EXERCISE GOAL.
Answer with one figure only, the number of lines below in which "Island" occurs.

(Stored items)
•••

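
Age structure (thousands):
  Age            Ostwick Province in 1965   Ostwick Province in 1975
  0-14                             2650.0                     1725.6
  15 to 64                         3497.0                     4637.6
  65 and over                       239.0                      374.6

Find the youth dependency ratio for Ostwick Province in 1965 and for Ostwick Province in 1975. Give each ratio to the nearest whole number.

Ostwick Province in 1965: 2650.0 / 3497.0 × 100 = 76
Ostwick Province in 1975: 1725.6 / 4637.6 × 100 = 37

Ostwick Province in 1965: 76
Ostwick Province in 1975: 37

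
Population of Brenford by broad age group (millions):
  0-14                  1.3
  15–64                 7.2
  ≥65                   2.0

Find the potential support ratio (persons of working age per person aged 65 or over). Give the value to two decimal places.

Potential support ratio: 3.60

Potential support ratio = 7.2 / 2.0 = 3.60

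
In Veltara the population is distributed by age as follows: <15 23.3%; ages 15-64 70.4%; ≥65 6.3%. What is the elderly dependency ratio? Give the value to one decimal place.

Old-age dependency ratio = 6.3 / 70.4 × 100 = 8.9

Old-age dependency ratio: 8.9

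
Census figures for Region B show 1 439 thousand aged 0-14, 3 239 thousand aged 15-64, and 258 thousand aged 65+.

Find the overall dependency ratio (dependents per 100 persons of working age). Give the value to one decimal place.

Total dependency ratio = (1 439 + 258) / 3 239 × 100 = 1 697 / 3 239 × 100 = 52.4

Total dependency ratio: 52.4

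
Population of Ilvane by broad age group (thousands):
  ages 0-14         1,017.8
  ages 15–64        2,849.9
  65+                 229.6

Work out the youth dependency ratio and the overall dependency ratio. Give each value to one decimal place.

Youth dependency ratio = 1,017.8 / 2,849.9 × 100 = 35.7
Total dependency ratio = (1,017.8 + 229.6) / 2,849.9 × 100 = 1,247.4 / 2,849.9 × 100 = 43.8

Youth dependency ratio: 35.7
Total dependency ratio: 43.8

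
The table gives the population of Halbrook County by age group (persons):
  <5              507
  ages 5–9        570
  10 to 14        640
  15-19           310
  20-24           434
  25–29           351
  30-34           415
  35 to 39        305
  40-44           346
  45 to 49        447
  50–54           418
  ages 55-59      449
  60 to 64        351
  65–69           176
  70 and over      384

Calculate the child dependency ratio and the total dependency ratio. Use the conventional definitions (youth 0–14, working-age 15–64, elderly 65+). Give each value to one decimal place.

Youth dependency ratio: 44.9
Total dependency ratio: 59.5

0–14: 507 + 570 + 640 = 1 717
15–64: 310 + 434 + 351 + 415 + 305 + 346 + 447 + 418 + 449 + 351 = 3 826
65+: 176 + 384 = 560
Youth dependency ratio = 1 717 / 3 826 × 100 = 44.9
Total dependency ratio = (1 717 + 560) / 3 826 × 100 = 2 277 / 3 826 × 100 = 59.5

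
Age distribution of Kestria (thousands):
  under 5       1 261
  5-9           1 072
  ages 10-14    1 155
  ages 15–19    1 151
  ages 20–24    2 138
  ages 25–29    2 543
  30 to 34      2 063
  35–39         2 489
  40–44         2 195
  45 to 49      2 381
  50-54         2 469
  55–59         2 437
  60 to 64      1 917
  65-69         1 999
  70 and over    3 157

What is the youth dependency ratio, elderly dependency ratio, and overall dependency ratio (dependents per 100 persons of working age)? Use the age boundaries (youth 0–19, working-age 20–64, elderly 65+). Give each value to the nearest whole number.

0–19: 1 261 + 1 072 + 1 155 + 1 151 = 4 639
20–64: 2 138 + 2 543 + 2 063 + 2 489 + 2 195 + 2 381 + 2 469 + 2 437 + 1 917 = 20 632
65+: 1 999 + 3 157 = 5 156
Youth dependency ratio = 4 639 / 20 632 × 100 = 22
Old-age dependency ratio = 5 156 / 20 632 × 100 = 25
Total dependency ratio = (4 639 + 5 156) / 20 632 × 100 = 9 795 / 20 632 × 100 = 47

Youth dependency ratio: 22
Old-age dependency ratio: 25
Total dependency ratio: 47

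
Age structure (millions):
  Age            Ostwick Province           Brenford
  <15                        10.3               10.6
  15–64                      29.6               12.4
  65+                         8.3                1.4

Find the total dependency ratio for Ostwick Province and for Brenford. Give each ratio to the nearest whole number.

Ostwick Province: 63
Brenford: 97

Ostwick Province: (10.3 + 8.3) / 29.6 × 100 = 18.6 / 29.6 × 100 = 63
Brenford: (10.6 + 1.4) / 12.4 × 100 = 12.0 / 12.4 × 100 = 97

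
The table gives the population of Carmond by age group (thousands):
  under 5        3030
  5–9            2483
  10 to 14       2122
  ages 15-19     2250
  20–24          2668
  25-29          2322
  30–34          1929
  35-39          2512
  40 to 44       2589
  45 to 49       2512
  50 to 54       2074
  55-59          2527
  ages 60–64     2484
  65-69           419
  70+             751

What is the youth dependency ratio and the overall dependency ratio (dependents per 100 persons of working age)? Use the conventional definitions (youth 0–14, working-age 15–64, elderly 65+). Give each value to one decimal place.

Youth dependency ratio: 32.0
Total dependency ratio: 36.9

0–14: 3030 + 2483 + 2122 = 7635
15–64: 2250 + 2668 + 2322 + 1929 + 2512 + 2589 + 2512 + 2074 + 2527 + 2484 = 23867
65+: 419 + 751 = 1170
Youth dependency ratio = 7635 / 23867 × 100 = 32.0
Total dependency ratio = (7635 + 1170) / 23867 × 100 = 8805 / 23867 × 100 = 36.9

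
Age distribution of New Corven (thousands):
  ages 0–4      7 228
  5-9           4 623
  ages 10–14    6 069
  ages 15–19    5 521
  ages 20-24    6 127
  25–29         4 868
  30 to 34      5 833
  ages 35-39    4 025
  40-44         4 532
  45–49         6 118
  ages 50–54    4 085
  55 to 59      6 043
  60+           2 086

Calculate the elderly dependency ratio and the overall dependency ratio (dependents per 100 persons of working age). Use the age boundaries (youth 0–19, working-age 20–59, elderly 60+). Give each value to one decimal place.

0–19: 7 228 + 4 623 + 6 069 + 5 521 = 23 441
20–59: 6 127 + 4 868 + 5 833 + 4 025 + 4 532 + 6 118 + 4 085 + 6 043 = 41 631
60+: 2 086
Old-age dependency ratio = 2 086 / 41 631 × 100 = 5.0
Total dependency ratio = (23 441 + 2 086) / 41 631 × 100 = 25 527 / 41 631 × 100 = 61.3

Old-age dependency ratio: 5.0
Total dependency ratio: 61.3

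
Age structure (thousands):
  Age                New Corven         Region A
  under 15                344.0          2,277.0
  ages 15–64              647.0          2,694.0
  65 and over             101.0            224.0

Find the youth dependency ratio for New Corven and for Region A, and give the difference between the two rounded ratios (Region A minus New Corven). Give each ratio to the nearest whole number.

New Corven: 53
Region A: 85
Difference: +32

New Corven: 344.0 / 647.0 × 100 = 53
Region A: 2,277.0 / 2,694.0 × 100 = 85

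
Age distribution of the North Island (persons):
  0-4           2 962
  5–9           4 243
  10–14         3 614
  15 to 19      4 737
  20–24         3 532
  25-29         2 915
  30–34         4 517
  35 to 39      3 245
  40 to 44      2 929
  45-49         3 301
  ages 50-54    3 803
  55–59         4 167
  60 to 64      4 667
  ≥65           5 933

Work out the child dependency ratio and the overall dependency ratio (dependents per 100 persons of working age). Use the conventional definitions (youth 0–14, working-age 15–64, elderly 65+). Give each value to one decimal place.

Youth dependency ratio: 28.6
Total dependency ratio: 44.3

0–14: 2 962 + 4 243 + 3 614 = 10 819
15–64: 4 737 + 3 532 + 2 915 + 4 517 + 3 245 + 2 929 + 3 301 + 3 803 + 4 167 + 4 667 = 37 813
65+: 5 933
Youth dependency ratio = 10 819 / 37 813 × 100 = 28.6
Total dependency ratio = (10 819 + 5 933) / 37 813 × 100 = 16 752 / 37 813 × 100 = 44.3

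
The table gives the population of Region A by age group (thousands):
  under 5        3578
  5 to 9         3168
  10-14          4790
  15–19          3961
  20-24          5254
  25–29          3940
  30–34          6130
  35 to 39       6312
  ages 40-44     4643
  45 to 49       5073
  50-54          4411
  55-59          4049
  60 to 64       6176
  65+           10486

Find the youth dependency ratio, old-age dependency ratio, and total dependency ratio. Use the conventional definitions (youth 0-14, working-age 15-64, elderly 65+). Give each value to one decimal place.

0–14: 3578 + 3168 + 4790 = 11536
15–64: 3961 + 5254 + 3940 + 6130 + 6312 + 4643 + 5073 + 4411 + 4049 + 6176 = 49949
65+: 10486
Youth dependency ratio = 11536 / 49949 × 100 = 23.1
Old-age dependency ratio = 10486 / 49949 × 100 = 21.0
Total dependency ratio = (11536 + 10486) / 49949 × 100 = 22022 / 49949 × 100 = 44.1

Youth dependency ratio: 23.1
Old-age dependency ratio: 21.0
Total dependency ratio: 44.1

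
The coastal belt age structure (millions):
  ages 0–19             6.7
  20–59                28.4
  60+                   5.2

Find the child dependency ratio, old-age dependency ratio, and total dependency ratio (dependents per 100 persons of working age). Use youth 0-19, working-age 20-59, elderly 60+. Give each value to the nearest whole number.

Youth dependency ratio = 6.7 / 28.4 × 100 = 24
Old-age dependency ratio = 5.2 / 28.4 × 100 = 18
Total dependency ratio = (6.7 + 5.2) / 28.4 × 100 = 11.9 / 28.4 × 100 = 42

Youth dependency ratio: 24
Old-age dependency ratio: 18
Total dependency ratio: 42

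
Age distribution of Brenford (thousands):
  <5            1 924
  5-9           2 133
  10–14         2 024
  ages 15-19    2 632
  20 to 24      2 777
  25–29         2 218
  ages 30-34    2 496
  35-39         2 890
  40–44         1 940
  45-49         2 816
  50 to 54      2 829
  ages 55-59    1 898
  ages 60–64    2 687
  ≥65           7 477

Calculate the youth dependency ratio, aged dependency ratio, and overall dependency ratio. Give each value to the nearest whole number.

Youth dependency ratio: 24
Old-age dependency ratio: 30
Total dependency ratio: 54

0–14: 1 924 + 2 133 + 2 024 = 6 081
15–64: 2 632 + 2 777 + 2 218 + 2 496 + 2 890 + 1 940 + 2 816 + 2 829 + 1 898 + 2 687 = 25 183
65+: 7 477
Youth dependency ratio = 6 081 / 25 183 × 100 = 24
Old-age dependency ratio = 7 477 / 25 183 × 100 = 30
Total dependency ratio = (6 081 + 7 477) / 25 183 × 100 = 13 558 / 25 183 × 100 = 54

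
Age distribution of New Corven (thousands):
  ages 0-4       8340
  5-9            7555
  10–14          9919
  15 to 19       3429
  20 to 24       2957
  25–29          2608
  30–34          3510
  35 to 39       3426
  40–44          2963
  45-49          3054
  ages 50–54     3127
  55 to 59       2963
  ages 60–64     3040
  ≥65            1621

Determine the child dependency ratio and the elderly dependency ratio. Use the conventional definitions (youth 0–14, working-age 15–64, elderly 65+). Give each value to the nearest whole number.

0–14: 8340 + 7555 + 9919 = 25814
15–64: 3429 + 2957 + 2608 + 3510 + 3426 + 2963 + 3054 + 3127 + 2963 + 3040 = 31077
65+: 1621
Youth dependency ratio = 25814 / 31077 × 100 = 83
Old-age dependency ratio = 1621 / 31077 × 100 = 5

Youth dependency ratio: 83
Old-age dependency ratio: 5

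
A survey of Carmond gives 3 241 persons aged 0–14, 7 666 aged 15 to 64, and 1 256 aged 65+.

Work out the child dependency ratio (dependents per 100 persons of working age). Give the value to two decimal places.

Youth dependency ratio = 3 241 / 7 666 × 100 = 42.28

Youth dependency ratio: 42.28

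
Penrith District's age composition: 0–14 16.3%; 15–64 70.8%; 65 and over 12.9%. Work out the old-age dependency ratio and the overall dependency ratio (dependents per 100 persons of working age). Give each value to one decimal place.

Old-age dependency ratio = 12.9 / 70.8 × 100 = 18.2
Total dependency ratio = (16.3 + 12.9) / 70.8 × 100 = 29.2 / 70.8 × 100 = 41.2

Old-age dependency ratio: 18.2
Total dependency ratio: 41.2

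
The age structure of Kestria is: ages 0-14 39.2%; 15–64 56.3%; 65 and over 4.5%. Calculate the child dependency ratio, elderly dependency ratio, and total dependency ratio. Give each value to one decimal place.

Youth dependency ratio = 39.2 / 56.3 × 100 = 69.6
Old-age dependency ratio = 4.5 / 56.3 × 100 = 8.0
Total dependency ratio = (39.2 + 4.5) / 56.3 × 100 = 43.7 / 56.3 × 100 = 77.6

Youth dependency ratio: 69.6
Old-age dependency ratio: 8.0
Total dependency ratio: 77.6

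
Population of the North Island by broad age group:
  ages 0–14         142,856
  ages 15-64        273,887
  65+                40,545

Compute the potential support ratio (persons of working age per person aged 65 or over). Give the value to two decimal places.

Potential support ratio = 273,887 / 40,545 = 6.76

Potential support ratio: 6.76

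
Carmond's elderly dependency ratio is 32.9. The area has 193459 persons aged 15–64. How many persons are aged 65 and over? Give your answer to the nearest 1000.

Old-age dependency ratio = elderly / working-age × 100
32.9 = E / 193459 × 100
⇒ 64000

Aged 65 and over: 64000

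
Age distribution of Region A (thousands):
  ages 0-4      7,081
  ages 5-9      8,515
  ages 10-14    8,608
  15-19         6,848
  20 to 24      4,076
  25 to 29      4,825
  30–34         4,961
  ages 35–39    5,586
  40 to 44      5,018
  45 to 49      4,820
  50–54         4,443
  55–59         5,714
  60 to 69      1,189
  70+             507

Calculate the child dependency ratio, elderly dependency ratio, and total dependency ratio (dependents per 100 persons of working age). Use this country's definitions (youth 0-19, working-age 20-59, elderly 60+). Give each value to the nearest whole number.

Youth dependency ratio: 79
Old-age dependency ratio: 4
Total dependency ratio: 83

0–19: 7,081 + 8,515 + 8,608 + 6,848 = 31,052
20–59: 4,076 + 4,825 + 4,961 + 5,586 + 5,018 + 4,820 + 4,443 + 5,714 = 39,443
60+: 1,189 + 507 = 1,696
Youth dependency ratio = 31,052 / 39,443 × 100 = 79
Old-age dependency ratio = 1,696 / 39,443 × 100 = 4
Total dependency ratio = (31,052 + 1,696) / 39,443 × 100 = 32,748 / 39,443 × 100 = 83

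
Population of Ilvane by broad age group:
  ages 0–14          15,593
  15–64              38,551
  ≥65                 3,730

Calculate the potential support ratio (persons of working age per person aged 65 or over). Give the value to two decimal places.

Potential support ratio = 38,551 / 3,730 = 10.34

Potential support ratio: 10.34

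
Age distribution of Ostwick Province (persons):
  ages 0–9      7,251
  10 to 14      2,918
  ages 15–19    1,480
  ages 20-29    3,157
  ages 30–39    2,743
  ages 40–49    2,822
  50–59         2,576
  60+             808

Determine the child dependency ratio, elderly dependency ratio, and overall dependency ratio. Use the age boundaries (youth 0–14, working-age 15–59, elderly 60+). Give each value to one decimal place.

Youth dependency ratio: 79.6
Old-age dependency ratio: 6.3
Total dependency ratio: 85.9

0–14: 7,251 + 2,918 = 10,169
15–59: 1,480 + 3,157 + 2,743 + 2,822 + 2,576 = 12,778
60+: 808
Youth dependency ratio = 10,169 / 12,778 × 100 = 79.6
Old-age dependency ratio = 808 / 12,778 × 100 = 6.3
Total dependency ratio = (10,169 + 808) / 12,778 × 100 = 10,977 / 12,778 × 100 = 85.9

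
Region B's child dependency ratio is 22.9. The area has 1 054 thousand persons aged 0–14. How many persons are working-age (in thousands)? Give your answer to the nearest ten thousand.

Youth dependency ratio = youth / working-age × 100
22.9 = 1 054 / W × 100
⇒ 4 600

Working-age: 4 600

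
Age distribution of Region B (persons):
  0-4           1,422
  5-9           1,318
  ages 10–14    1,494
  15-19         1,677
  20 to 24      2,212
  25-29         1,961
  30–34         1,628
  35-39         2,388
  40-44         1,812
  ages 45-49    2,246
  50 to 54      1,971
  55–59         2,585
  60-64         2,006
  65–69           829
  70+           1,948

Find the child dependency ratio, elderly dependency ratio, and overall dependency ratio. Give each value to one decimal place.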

•••

ANSWER SECTION.
2